→ GOAL OF THE EXERCISE: From the entries below, retype only the lines from the one with "G is a bipartite graph (2+6" through the one with "G is a random graph with 8", exactly as written.

*** Opening INPUT DATA ***

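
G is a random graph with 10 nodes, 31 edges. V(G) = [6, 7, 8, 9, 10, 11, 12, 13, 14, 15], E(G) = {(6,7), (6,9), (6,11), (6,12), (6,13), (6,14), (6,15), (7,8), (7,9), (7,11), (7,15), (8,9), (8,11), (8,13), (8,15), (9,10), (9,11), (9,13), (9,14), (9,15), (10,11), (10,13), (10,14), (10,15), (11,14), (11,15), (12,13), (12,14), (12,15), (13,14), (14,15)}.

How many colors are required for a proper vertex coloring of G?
χ(G) = 5

Clique number ω(G) = 5 (lower bound: χ ≥ ω).
The clique on [7, 8, 9, 11, 15] has size 5, forcing χ ≥ 5, and the coloring below uses 5 colors, so χ(G) = 5.
A valid 5-coloring: color 1: [9, 12]; color 2: [13, 15]; color 3: [7, 14]; color 4: [6, 8, 10]; color 5: [11].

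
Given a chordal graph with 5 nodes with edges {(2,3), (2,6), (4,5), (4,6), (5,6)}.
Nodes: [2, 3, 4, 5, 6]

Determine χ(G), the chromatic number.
χ(G) = 3

Clique number ω(G) = 3 (lower bound: χ ≥ ω).
The clique on [4, 5, 6] has size 3, forcing χ ≥ 3, and the coloring below uses 3 colors, so χ(G) = 3.
A valid 3-coloring: color 1: [3, 6]; color 2: [2, 5]; color 3: [4].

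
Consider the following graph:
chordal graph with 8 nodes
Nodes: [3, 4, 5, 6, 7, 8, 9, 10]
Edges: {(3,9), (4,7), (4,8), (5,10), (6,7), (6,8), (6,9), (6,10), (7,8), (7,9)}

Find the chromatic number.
Clique number ω(G) = 3 (lower bound: χ ≥ ω).
The clique on [4, 7, 8] has size 3, forcing χ ≥ 3, and the coloring below uses 3 colors, so χ(G) = 3.
A valid 3-coloring: color 1: [3, 4, 5, 6]; color 2: [7, 10]; color 3: [8, 9].

χ(G) = 3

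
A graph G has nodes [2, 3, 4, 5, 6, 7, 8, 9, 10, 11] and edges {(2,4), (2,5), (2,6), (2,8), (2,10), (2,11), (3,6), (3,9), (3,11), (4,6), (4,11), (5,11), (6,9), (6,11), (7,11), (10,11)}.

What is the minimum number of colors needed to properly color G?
χ(G) = 4

Clique number ω(G) = 4 (lower bound: χ ≥ ω).
The clique on [2, 4, 6, 11] has size 4, forcing χ ≥ 4, and the coloring below uses 4 colors, so χ(G) = 4.
A valid 4-coloring: color 1: [8, 9, 11]; color 2: [2, 3, 7]; color 3: [5, 6, 10]; color 4: [4].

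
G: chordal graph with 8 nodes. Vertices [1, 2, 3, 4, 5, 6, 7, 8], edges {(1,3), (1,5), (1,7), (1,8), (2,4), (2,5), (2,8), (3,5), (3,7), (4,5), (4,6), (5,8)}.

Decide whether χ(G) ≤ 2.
No, G is not 2-colorable

The clique on vertices [1, 5, 8] has size 3 > 2, so it alone needs 3 colors.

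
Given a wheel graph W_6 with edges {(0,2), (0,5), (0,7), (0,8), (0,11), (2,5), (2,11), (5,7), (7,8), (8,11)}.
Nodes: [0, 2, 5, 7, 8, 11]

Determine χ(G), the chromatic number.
Clique number ω(G) = 3 (lower bound: χ ≥ ω).
Odd cycle [7, 5, 2, 11, 8] needs 3 colors (χ ≥ 3).
Vertex 0 is adjacent to every vertex of [2, 5, 7, 8, 11], which already need 3 colors among themselves, so 0 needs a new color (χ ≥ 4).
The coloring below uses 4 colors, so χ(G) = 4.
A valid 4-coloring: color 1: [0]; color 2: [7, 11]; color 3: [5, 8]; color 4: [2].

χ(G) = 4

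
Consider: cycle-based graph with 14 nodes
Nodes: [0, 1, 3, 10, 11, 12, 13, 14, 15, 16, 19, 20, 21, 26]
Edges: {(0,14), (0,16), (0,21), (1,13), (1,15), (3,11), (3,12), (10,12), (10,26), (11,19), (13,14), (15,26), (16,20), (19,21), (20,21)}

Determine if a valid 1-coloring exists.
No, G is not 1-colorable

Edge (0,16) forces its endpoints to differ, so 1 color is not enough.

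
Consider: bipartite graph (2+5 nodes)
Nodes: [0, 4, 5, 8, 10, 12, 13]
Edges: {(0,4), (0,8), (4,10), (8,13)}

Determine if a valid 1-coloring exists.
No, G is not 1-colorable

Edge (0,8) forces its endpoints to differ, so 1 color is not enough.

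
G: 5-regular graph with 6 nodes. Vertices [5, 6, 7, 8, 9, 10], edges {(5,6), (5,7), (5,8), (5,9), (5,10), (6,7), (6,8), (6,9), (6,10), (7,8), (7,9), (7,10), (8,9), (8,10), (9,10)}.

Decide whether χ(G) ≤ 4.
No, G is not 4-colorable

The clique on vertices [5, 6, 7, 8, 9, 10] has size 6 > 4, so it alone needs 6 colors.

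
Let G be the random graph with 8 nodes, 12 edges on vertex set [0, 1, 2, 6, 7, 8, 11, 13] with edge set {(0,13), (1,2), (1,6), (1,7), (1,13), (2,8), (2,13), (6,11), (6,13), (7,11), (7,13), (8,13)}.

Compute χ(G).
χ(G) = 3

Clique number ω(G) = 3 (lower bound: χ ≥ ω).
The clique on [1, 2, 13] has size 3, forcing χ ≥ 3, and the coloring below uses 3 colors, so χ(G) = 3.
A valid 3-coloring: color 1: [11, 13]; color 2: [0, 1, 8]; color 3: [2, 6, 7].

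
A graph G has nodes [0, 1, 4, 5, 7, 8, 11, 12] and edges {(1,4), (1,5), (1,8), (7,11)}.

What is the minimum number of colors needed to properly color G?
χ(G) = 2

Clique number ω(G) = 2 (lower bound: χ ≥ ω).
The graph is bipartite (no odd cycle), so 2 colors suffice: χ(G) = 2.
A valid 2-coloring: color 1: [0, 1, 11, 12]; color 2: [4, 5, 7, 8].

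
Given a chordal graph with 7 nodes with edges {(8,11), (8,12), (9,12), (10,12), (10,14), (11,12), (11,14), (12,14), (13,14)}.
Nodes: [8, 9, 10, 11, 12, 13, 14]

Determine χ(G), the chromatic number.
Clique number ω(G) = 3 (lower bound: χ ≥ ω).
The clique on [10, 12, 14] has size 3, forcing χ ≥ 3, and the coloring below uses 3 colors, so χ(G) = 3.
A valid 3-coloring: color 1: [12, 13]; color 2: [8, 9, 14]; color 3: [10, 11].

χ(G) = 3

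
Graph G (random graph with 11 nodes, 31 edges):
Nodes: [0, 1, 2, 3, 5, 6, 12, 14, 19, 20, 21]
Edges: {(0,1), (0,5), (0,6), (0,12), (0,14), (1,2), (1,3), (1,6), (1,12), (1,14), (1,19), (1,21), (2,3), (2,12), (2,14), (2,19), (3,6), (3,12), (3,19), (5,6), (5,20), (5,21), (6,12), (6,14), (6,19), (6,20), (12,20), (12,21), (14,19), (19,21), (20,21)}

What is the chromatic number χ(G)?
Clique number ω(G) = 4 (lower bound: χ ≥ ω).
Odd cycle [19, 3, 12, 0, 14] needs 3 colors (χ ≥ 3).
Vertex 6 is adjacent to every vertex of [0, 3, 12, 14, 19], which already need 3 colors among themselves, so 6 needs a new color (χ ≥ 4).
Vertex 1 is adjacent to every vertex of [0, 3, 6, 12, 14, 19], which already need 4 colors among themselves, so 1 needs a new color (χ ≥ 5).
The coloring below uses 5 colors, so χ(G) = 5.
A valid 5-coloring: color 1: [1, 20]; color 2: [2, 6, 21]; color 3: [5, 12, 14]; color 4: [0, 19]; color 5: [3].

χ(G) = 5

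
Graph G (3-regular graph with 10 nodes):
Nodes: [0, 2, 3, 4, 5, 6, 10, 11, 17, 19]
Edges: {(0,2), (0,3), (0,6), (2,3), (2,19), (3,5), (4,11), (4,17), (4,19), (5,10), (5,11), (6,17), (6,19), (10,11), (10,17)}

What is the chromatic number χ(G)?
χ(G) = 3

Clique number ω(G) = 3 (lower bound: χ ≥ ω).
The clique on [0, 2, 3] has size 3, forcing χ ≥ 3, and the coloring below uses 3 colors, so χ(G) = 3.
A valid 3-coloring: color 1: [2, 4, 6, 10]; color 2: [3, 11, 17, 19]; color 3: [0, 5].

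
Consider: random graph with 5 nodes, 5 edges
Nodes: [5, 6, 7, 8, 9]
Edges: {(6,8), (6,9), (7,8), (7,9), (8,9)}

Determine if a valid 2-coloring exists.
No, G is not 2-colorable

The clique on vertices [6, 8, 9] has size 3 > 2, so it alone needs 3 colors.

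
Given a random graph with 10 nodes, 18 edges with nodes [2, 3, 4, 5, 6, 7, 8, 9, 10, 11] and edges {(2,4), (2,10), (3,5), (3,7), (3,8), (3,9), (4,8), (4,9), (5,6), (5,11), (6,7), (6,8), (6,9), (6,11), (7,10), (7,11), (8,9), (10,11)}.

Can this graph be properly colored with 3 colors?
A valid 3-coloring: color 1: [3, 4, 6, 10]; color 2: [2, 8, 11]; color 3: [5, 7, 9].
(χ(G) = 3 ≤ 3.)

Yes, G is 3-colorable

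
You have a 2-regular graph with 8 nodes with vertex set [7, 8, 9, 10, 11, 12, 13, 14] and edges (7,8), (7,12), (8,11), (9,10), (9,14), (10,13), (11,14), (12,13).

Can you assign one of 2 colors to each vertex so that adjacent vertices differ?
A valid 2-coloring: color 1: [8, 10, 12, 14]; color 2: [7, 9, 11, 13].
(χ(G) = 2 ≤ 2.)

Yes, G is 2-colorable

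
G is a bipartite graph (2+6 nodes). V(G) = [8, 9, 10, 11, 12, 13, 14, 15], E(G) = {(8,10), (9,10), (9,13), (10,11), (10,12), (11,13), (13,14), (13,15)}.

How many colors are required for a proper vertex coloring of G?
Clique number ω(G) = 2 (lower bound: χ ≥ ω).
The graph is bipartite (no odd cycle), so 2 colors suffice: χ(G) = 2.
A valid 2-coloring: color 1: [10, 13]; color 2: [8, 9, 11, 12, 14, 15].

χ(G) = 2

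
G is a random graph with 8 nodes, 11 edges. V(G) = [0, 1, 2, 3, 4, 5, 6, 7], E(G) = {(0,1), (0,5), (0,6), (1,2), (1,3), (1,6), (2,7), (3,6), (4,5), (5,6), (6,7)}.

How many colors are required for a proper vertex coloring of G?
χ(G) = 3

Clique number ω(G) = 3 (lower bound: χ ≥ ω).
The clique on [0, 1, 6] has size 3, forcing χ ≥ 3, and the coloring below uses 3 colors, so χ(G) = 3.
A valid 3-coloring: color 1: [2, 4, 6]; color 2: [1, 5, 7]; color 3: [0, 3].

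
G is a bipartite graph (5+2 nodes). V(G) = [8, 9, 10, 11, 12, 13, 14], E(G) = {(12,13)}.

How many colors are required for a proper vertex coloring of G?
Clique number ω(G) = 2 (lower bound: χ ≥ ω).
The graph is bipartite (no odd cycle), so 2 colors suffice: χ(G) = 2.
A valid 2-coloring: color 1: [8, 9, 10, 11, 12, 14]; color 2: [13].

χ(G) = 2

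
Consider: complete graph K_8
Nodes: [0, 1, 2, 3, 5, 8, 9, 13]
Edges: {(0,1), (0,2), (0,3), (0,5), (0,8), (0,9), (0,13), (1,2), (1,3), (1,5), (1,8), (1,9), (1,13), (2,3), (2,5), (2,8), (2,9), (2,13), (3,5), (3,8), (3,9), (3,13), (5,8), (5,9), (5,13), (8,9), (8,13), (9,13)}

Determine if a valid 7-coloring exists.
No, G is not 7-colorable

The clique on vertices [0, 1, 2, 3, 5, 8, 9, 13] has size 8 > 7, so it alone needs 8 colors.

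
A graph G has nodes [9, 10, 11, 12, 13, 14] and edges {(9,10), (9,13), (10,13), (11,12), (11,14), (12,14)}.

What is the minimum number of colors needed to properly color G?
χ(G) = 3

Clique number ω(G) = 3 (lower bound: χ ≥ ω).
The clique on [9, 10, 13] has size 3, forcing χ ≥ 3, and the coloring below uses 3 colors, so χ(G) = 3.
A valid 3-coloring: color 1: [9, 14]; color 2: [10, 12]; color 3: [11, 13].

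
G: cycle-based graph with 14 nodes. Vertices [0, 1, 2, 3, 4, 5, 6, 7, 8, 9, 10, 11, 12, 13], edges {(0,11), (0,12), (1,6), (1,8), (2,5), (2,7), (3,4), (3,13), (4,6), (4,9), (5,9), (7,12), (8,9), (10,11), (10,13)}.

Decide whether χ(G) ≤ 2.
Odd cycle [5, 2, 7, 12, 0, 11, 10, 13, 3, 4, 9] needs 3 colors (χ ≥ 3).
Hence χ(G) ≥ 3 > 2, so no proper 2-coloring exists.

No, G is not 2-colorable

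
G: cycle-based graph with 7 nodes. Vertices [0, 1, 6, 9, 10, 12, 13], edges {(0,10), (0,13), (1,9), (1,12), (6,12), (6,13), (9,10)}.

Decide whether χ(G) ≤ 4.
A valid 4-coloring: color 1: [0, 6, 9]; color 2: [10, 12, 13]; color 3: [1].
(χ(G) = 3 ≤ 4.)

Yes, G is 4-colorable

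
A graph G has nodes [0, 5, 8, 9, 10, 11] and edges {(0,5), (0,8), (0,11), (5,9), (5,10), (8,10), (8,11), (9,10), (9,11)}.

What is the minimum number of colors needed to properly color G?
Clique number ω(G) = 3 (lower bound: χ ≥ ω).
The clique on [0, 8, 11] has size 3, forcing χ ≥ 3, and the coloring below uses 3 colors, so χ(G) = 3.
A valid 3-coloring: color 1: [0, 9]; color 2: [5, 8]; color 3: [10, 11].

χ(G) = 3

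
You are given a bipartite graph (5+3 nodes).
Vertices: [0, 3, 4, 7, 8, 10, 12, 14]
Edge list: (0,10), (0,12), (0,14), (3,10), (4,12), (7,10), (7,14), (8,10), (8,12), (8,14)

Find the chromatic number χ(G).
Clique number ω(G) = 2 (lower bound: χ ≥ ω).
The graph is bipartite (no odd cycle), so 2 colors suffice: χ(G) = 2.
A valid 2-coloring: color 1: [10, 12, 14]; color 2: [0, 3, 4, 7, 8].

χ(G) = 2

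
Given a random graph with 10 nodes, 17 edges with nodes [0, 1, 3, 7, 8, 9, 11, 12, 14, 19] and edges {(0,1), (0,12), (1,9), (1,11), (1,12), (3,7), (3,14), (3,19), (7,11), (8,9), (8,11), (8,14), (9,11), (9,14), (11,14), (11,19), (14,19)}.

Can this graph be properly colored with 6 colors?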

*** Closing INPUT DATA ***

→ EXPECTED ANSWER:
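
G is a bipartite graph (2+6 nodes). V(G) = [8, 9, 10, 11, 12, 13, 14, 15], E(G) = {(8,10), (9,10), (9,13), (10,11), (10,12), (11,13), (13,14), (13,15)}.

How many colors are required for a proper vertex coloring of G?
Clique number ω(G) = 2 (lower bound: χ ≥ ω).
The graph is bipartite (no odd cycle), so 2 colors suffice: χ(G) = 2.
A valid 2-coloring: color 1: [10, 13]; color 2: [8, 9, 11, 12, 14, 15].

χ(G) = 2

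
G is a random graph with 8 nodes, 11 edges. V(G) = [0, 1, 2, 3, 4, 5, 6, 7], E(G) = {(0,1), (0,5), (0,6), (1,2), (1,3), (1,6), (2,7), (3,6), (4,5), (5,6), (6,7)}.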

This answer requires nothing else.